Restate all of the entries verbatim.

● ● ● ● ● ● ●

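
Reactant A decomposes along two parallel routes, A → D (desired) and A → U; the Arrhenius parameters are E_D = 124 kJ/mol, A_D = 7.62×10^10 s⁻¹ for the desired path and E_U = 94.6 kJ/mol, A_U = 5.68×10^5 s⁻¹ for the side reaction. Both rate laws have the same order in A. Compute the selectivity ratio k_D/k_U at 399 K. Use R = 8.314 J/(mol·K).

19.0

k_D/k_U = (A_D/A_U)·exp[−(E_D−E_U)/(RT)] = (A_D/A_U)·exp[(E_U−E_D)/(RT)].
(E_U−E_D)/(RT) = (94.6−124)×10³/(8.314×399) = -29400/3317 = -8.863.
k_D/k_U = (7.62×10^10/5.68×10^5)·exp(-8.863) = 1.342×10^5 × 1.416×10^-4 = 19.0.
Since E_D > E_U, raising the temperature improves selectivity toward D.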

● ● ● ● ● ● ●

* [Exercise solution]
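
Reactant A decomposes along two parallel routes, A → D (desired) and A → U; the Arrhenius parameters are E_D = 124 kJ/mol, A_D = 7.62×10^10 s⁻¹ for the desired path and E_U = 94.6 kJ/mol, A_U = 5.68×10^5 s⁻¹ for the side reaction. Both rate laws have the same order in A. Compute the selectivity ratio k_D/k_U at 399 K. Use R = 8.314 J/(mol·K).

19.0

k_D/k_U = (A_D/A_U)·exp[−(E_D−E_U)/(RT)] = (A_D/A_U)·exp[(E_U−E_D)/(RT)].
(E_U−E_D)/(RT) = (94.6−124)×10³/(8.314×399) = -29400/3317 = -8.863.
k_D/k_U = (7.62×10^10/5.68×10^5)·exp(-8.863) = 1.342×10^5 × 1.416×10^-4 = 19.0.
Since E_D > E_U, raising the temperature improves selectivity toward D.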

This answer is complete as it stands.